──────── INPUT MATERIAL ────────

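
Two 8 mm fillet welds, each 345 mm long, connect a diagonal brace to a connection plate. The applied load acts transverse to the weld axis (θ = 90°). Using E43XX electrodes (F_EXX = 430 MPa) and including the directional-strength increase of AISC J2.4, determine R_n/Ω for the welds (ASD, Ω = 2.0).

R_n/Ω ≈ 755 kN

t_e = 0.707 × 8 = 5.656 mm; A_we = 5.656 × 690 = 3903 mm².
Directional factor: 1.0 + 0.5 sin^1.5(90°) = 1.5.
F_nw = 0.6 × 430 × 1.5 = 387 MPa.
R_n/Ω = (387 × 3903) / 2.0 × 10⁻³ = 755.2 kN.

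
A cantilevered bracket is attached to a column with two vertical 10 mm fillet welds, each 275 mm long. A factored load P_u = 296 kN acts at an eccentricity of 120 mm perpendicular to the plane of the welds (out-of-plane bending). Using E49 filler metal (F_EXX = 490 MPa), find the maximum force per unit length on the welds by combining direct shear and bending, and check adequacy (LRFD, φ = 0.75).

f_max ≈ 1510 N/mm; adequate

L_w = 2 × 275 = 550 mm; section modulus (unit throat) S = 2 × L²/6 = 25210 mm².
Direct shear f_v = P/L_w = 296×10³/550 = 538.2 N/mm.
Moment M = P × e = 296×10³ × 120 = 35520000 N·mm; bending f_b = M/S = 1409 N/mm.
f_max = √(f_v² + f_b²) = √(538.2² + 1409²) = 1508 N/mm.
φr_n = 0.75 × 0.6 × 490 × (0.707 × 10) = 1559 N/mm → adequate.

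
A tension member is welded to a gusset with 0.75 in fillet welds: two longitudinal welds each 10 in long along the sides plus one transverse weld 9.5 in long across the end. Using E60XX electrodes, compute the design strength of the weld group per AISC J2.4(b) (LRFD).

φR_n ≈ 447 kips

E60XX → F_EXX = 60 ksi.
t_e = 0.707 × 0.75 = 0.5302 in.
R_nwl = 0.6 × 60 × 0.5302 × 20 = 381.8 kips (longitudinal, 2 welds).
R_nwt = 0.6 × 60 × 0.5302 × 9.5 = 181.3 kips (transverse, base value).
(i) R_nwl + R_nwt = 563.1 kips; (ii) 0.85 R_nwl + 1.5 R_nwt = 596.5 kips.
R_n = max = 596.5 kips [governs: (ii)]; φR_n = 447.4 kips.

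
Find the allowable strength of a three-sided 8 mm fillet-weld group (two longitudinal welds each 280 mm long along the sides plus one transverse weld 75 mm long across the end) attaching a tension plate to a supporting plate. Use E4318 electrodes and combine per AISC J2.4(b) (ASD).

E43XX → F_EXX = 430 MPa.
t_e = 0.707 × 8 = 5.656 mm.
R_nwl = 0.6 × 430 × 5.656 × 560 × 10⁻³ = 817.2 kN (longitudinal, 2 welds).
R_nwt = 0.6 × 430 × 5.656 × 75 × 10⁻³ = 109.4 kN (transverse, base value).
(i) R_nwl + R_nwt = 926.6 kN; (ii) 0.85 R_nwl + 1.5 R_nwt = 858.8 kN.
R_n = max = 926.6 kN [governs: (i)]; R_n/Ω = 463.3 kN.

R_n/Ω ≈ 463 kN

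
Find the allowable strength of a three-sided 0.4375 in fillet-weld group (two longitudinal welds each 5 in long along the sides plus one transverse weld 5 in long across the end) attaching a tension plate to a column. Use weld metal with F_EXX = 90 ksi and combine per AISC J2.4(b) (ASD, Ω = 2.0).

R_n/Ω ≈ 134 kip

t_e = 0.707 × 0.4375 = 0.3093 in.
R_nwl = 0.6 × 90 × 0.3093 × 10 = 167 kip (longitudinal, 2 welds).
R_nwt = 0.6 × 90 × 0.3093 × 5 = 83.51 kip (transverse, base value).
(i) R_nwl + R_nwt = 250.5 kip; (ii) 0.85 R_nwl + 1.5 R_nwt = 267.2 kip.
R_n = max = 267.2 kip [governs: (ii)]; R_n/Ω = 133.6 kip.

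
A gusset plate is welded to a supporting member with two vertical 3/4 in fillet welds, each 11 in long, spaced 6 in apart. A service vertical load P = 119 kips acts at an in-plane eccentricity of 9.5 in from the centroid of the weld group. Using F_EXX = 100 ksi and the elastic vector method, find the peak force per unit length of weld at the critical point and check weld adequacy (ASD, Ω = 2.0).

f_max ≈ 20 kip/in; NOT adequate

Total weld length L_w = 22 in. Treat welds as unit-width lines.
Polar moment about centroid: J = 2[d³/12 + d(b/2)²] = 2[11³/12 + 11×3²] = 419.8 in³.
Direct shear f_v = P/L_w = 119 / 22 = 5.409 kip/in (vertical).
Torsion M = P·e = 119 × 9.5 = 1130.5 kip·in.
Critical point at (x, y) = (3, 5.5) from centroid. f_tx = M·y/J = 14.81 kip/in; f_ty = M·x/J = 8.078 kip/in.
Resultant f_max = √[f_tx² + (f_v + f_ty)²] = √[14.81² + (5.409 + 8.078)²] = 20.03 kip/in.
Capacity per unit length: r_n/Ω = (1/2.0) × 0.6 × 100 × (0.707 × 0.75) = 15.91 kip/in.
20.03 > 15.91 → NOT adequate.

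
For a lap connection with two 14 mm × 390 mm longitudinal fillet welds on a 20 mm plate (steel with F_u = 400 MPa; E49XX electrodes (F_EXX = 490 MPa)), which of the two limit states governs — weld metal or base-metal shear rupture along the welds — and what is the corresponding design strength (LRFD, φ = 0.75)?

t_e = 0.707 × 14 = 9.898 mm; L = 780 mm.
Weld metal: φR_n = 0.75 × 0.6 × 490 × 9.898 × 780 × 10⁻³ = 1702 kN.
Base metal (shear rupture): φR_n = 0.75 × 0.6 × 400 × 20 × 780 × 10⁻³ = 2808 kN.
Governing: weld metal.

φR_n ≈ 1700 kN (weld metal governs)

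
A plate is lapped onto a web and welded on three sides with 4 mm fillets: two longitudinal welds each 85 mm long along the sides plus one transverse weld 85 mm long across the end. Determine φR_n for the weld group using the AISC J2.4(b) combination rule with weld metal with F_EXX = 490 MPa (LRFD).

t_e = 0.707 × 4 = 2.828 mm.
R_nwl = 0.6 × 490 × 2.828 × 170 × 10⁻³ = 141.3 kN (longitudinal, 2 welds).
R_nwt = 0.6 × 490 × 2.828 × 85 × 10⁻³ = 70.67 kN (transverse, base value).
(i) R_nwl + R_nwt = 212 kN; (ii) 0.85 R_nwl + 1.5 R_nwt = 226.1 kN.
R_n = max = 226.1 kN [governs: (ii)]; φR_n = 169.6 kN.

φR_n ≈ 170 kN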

────────

REQUIREMENT:
Copy out all of the lines above exactly.

REPLY TO THE TASK:
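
Two 8 mm fillet welds, each 345 mm long, connect a diagonal brace to a connection plate. The applied load acts transverse to the weld axis (θ = 90°). Using E43XX electrodes (F_EXX = 430 MPa) and including the directional-strength increase of AISC J2.4, determine R_n/Ω for the welds (ASD, Ω = 2.0).

R_n/Ω ≈ 755 kN

t_e = 0.707 × 8 = 5.656 mm; A_we = 5.656 × 690 = 3903 mm².
Directional factor: 1.0 + 0.5 sin^1.5(90°) = 1.5.
F_nw = 0.6 × 430 × 1.5 = 387 MPa.
R_n/Ω = (387 × 3903) / 2.0 × 10⁻³ = 755.2 kN.

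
A cantilevered bracket is attached to a column with two vertical 10 mm fillet welds, each 275 mm long. A factored load P_u = 296 kN acts at an eccentricity of 120 mm perpendicular to the plane of the welds (out-of-plane bending). Using E49 filler metal (F_EXX = 490 MPa), find the maximum force per unit length on the welds by combining direct shear and bending, and check adequacy (LRFD, φ = 0.75).

f_max ≈ 1510 N/mm; adequate

L_w = 2 × 275 = 550 mm; section modulus (unit throat) S = 2 × L²/6 = 25210 mm².
Direct shear f_v = P/L_w = 296×10³/550 = 538.2 N/mm.
Moment M = P × e = 296×10³ × 120 = 35520000 N·mm; bending f_b = M/S = 1409 N/mm.
f_max = √(f_v² + f_b²) = √(538.2² + 1409²) = 1508 N/mm.
φr_n = 0.75 × 0.6 × 490 × (0.707 × 10) = 1559 N/mm → adequate.

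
A tension member is welded to a gusset with 0.75 in fillet welds: two longitudinal welds each 10 in long along the sides plus one transverse weld 9.5 in long across the end. Using E60XX electrodes, compute the design strength of the weld group per AISC J2.4(b) (LRFD).

φR_n ≈ 447 kips

E60XX → F_EXX = 60 ksi.
t_e = 0.707 × 0.75 = 0.5302 in.
R_nwl = 0.6 × 60 × 0.5302 × 20 = 381.8 kips (longitudinal, 2 welds).
R_nwt = 0.6 × 60 × 0.5302 × 9.5 = 181.3 kips (transverse, base value).
(i) R_nwl + R_nwt = 563.1 kips; (ii) 0.85 R_nwl + 1.5 R_nwt = 596.5 kips.
R_n = max = 596.5 kips [governs: (ii)]; φR_n = 447.4 kips.

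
Find the allowable strength of a three-sided 8 mm fillet-weld group (two longitudinal welds each 280 mm long along the sides plus one transverse weld 75 mm long across the end) attaching a tension plate to a supporting plate. Use E4318 electrodes and combine per AISC J2.4(b) (ASD).

E43XX → F_EXX = 430 MPa.
t_e = 0.707 × 8 = 5.656 mm.
R_nwl = 0.6 × 430 × 5.656 × 560 × 10⁻³ = 817.2 kN (longitudinal, 2 welds).
R_nwt = 0.6 × 430 × 5.656 × 75 × 10⁻³ = 109.4 kN (transverse, base value).
(i) R_nwl + R_nwt = 926.6 kN; (ii) 0.85 R_nwl + 1.5 R_nwt = 858.8 kN.
R_n = max = 926.6 kN [governs: (i)]; R_n/Ω = 463.3 kN.

R_n/Ω ≈ 463 kN

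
Find the allowable strength of a three-sided 0.4375 in fillet-weld group (two longitudinal welds each 5 in long along the sides plus one transverse weld 5 in long across the end) attaching a tension plate to a column. Use weld metal with F_EXX = 90 ksi and combine per AISC J2.4(b) (ASD, Ω = 2.0).

R_n/Ω ≈ 134 kip

t_e = 0.707 × 0.4375 = 0.3093 in.
R_nwl = 0.6 × 90 × 0.3093 × 10 = 167 kip (longitudinal, 2 welds).
R_nwt = 0.6 × 90 × 0.3093 × 5 = 83.51 kip (transverse, base value).
(i) R_nwl + R_nwt = 250.5 kip; (ii) 0.85 R_nwl + 1.5 R_nwt = 267.2 kip.
R_n = max = 267.2 kip [governs: (ii)]; R_n/Ω = 133.6 kip.

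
A gusset plate is welded to a supporting member with two vertical 3/4 in fillet welds, each 11 in long, spaced 6 in apart. A service vertical load P = 119 kips acts at an in-plane eccentricity of 9.5 in from the centroid of the weld group. Using F_EXX = 100 ksi and the elastic vector method, find the peak force per unit length of weld at the critical point and check weld adequacy (ASD, Ω = 2.0).

f_max ≈ 20 kip/in; NOT adequate

Total weld length L_w = 22 in. Treat welds as unit-width lines.
Polar moment about centroid: J = 2[d³/12 + d(b/2)²] = 2[11³/12 + 11×3²] = 419.8 in³.
Direct shear f_v = P/L_w = 119 / 22 = 5.409 kip/in (vertical).
Torsion M = P·e = 119 × 9.5 = 1130.5 kip·in.
Critical point at (x, y) = (3, 5.5) from centroid. f_tx = M·y/J = 14.81 kip/in; f_ty = M·x/J = 8.078 kip/in.
Resultant f_max = √[f_tx² + (f_v + f_ty)²] = √[14.81² + (5.409 + 8.078)²] = 20.03 kip/in.
Capacity per unit length: r_n/Ω = (1/2.0) × 0.6 × 100 × (0.707 × 0.75) = 15.91 kip/in.
20.03 > 15.91 → NOT adequate.

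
For a lap connection with two 14 mm × 390 mm longitudinal fillet welds on a 20 mm plate (steel with F_u = 400 MPa; E49XX electrodes (F_EXX = 490 MPa)), which of the two limit states governs — weld metal or base-metal shear rupture along the welds — and what is the corresponding design strength (LRFD, φ = 0.75)?

t_e = 0.707 × 14 = 9.898 mm; L = 780 mm.
Weld metal: φR_n = 0.75 × 0.6 × 490 × 9.898 × 780 × 10⁻³ = 1702 kN.
Base metal (shear rupture): φR_n = 0.75 × 0.6 × 400 × 20 × 780 × 10⁻³ = 2808 kN.
Governing: weld metal.

φR_n ≈ 1700 kN (weld metal governs)

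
A plate is lapped onto a web and welded on three sides with 4 mm fillets: two longitudinal welds each 85 mm long along the sides plus one transverse weld 85 mm long across the end. Determine φR_n for the weld group using the AISC J2.4(b) combination rule with weld metal with F_EXX = 490 MPa (LRFD).

t_e = 0.707 × 4 = 2.828 mm.
R_nwl = 0.6 × 490 × 2.828 × 170 × 10⁻³ = 141.3 kN (longitudinal, 2 welds).
R_nwt = 0.6 × 490 × 2.828 × 85 × 10⁻³ = 70.67 kN (transverse, base value).
(i) R_nwl + R_nwt = 212 kN; (ii) 0.85 R_nwl + 1.5 R_nwt = 226.1 kN.
R_n = max = 226.1 kN [governs: (ii)]; φR_n = 169.6 kN.

φR_n ≈ 170 kN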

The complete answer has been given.